## ACTIVITY
Each line from the one containing "Exactly 4 sites" through the end of the data is to be written out exactly, and nothing more.
--- INPUT RECORDS ---
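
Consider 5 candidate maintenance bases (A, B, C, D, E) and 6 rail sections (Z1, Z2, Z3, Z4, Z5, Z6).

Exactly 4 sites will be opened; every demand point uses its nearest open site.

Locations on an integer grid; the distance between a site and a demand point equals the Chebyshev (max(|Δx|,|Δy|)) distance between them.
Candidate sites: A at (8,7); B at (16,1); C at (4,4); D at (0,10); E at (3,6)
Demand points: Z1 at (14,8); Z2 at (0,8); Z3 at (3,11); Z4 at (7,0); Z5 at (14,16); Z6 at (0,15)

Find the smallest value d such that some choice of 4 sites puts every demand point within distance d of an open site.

Open {A, B, C, D}.
  Farthest demand point is Z5 at distance 9 (to A); all others are ≤ 9.
With {A, B, C, E} the worst case is 9.
With {A, B, D, E} the worst case is 9.
No size-4 selection achieves below 9.

9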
---
## PROBLEM SOLUTION
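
Exactly 4 sites will be opened; every demand point uses its nearest open site.

Locations on an integer grid; the distance between a site and a demand point equals the Chebyshev (max(|Δx|,|Δy|)) distance between them.
Candidate sites: A at (8,7); B at (16,1); C at (4,4); D at (0,10); E at (3,6)
Demand points: Z1 at (14,8); Z2 at (0,8); Z3 at (3,11); Z4 at (7,0); Z5 at (14,16); Z6 at (0,15)

Find the smallest value d such that some choice of 4 sites puts every demand point within distance d of an open site.

Open {A, B, C, D}.
  Farthest demand point is Z5 at distance 9 (to A); all others are ≤ 9.
With {A, B, C, E} the worst case is 9.
With {A, B, D, E} the worst case is 9.
No size-4 selection achieves below 9.

9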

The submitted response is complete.